Stored data entries -
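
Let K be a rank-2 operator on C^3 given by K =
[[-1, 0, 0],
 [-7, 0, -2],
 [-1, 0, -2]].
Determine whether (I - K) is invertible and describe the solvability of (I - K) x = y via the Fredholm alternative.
(I - K) is invertible (det(I - K) = 6 ≠ 0), so for every y in C^3 the equation (I - K) x = y has a unique solution.

K has rank 2 and factors as K = U V^T = u1 v1^T + u2 v2^T with u1 = (1, 3, -3), v1 = (-1, 0, 0), u2 = (0, -2, -2), v2 = (2, 0, 1) (multiplying out reproduces the displayed K). The nonzero eigenvalues of U V^T coincide with those of the 2 x 2 matrix G = V^T U = [[v1·u1, v1·u2], [v2·u1, v2·u2]] = [[-1, 0], [-1, -2]], and by the Sylvester determinant identity det(I_3 - U V^T) = det(I_2 - V^T U) = det([[2, 0], [1, 3]]) = (2)(3) - (0)(1) = 6. (Direct check: I - K =
[[2, 0, 0],
 [7, 1, 2],
 [1, 0, 3]]
has determinant 6.) The finite-dimensional Fredholm alternative says: either (I - K) is invertible, or ker(I - K) ≠ {0} and then range(I - K) = ker((I - K)^*)^⊥, with dim ker(I - K) = dim ker((I - K)^*). Since det(I - K) ≠ 0, 1 is not an eigenvalue of K and ker(I - K) = {0}, so we are in the first case: for every y there is a unique x = (I - K)^(-1) y. (Explicitly, by the Woodbury identity, (I - U V^T)^(-1) = I + U (I_2 - G)^(-1) V^T.)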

What is needed - All entries are to be returned word for word.

Finished exercise -
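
Let K be a rank-2 operator on C^3 given by K =
[[-1, 0, 0],
 [-7, 0, -2],
 [-1, 0, -2]].
Determine whether (I - K) is invertible and describe the solvability of (I - K) x = y via the Fredholm alternative.
(I - K) is invertible (det(I - K) = 6 ≠ 0), so for every y in C^3 the equation (I - K) x = y has a unique solution.

K has rank 2 and factors as K = U V^T = u1 v1^T + u2 v2^T with u1 = (1, 3, -3), v1 = (-1, 0, 0), u2 = (0, -2, -2), v2 = (2, 0, 1) (multiplying out reproduces the displayed K). The nonzero eigenvalues of U V^T coincide with those of the 2 x 2 matrix G = V^T U = [[v1·u1, v1·u2], [v2·u1, v2·u2]] = [[-1, 0], [-1, -2]], and by the Sylvester determinant identity det(I_3 - U V^T) = det(I_2 - V^T U) = det([[2, 0], [1, 3]]) = (2)(3) - (0)(1) = 6. (Direct check: I - K =
[[2, 0, 0],
 [7, 1, 2],
 [1, 0, 3]]
has determinant 6.) The finite-dimensional Fredholm alternative says: either (I - K) is invertible, or ker(I - K) ≠ {0} and then range(I - K) = ker((I - K)^*)^⊥, with dim ker(I - K) = dim ker((I - K)^*). Since det(I - K) ≠ 0, 1 is not an eigenvalue of K and ker(I - K) = {0}, so we are in the first case: for every y there is a unique x = (I - K)^(-1) y. (Explicitly, by the Woodbury identity, (I - U V^T)^(-1) = I + U (I_2 - G)^(-1) V^T.)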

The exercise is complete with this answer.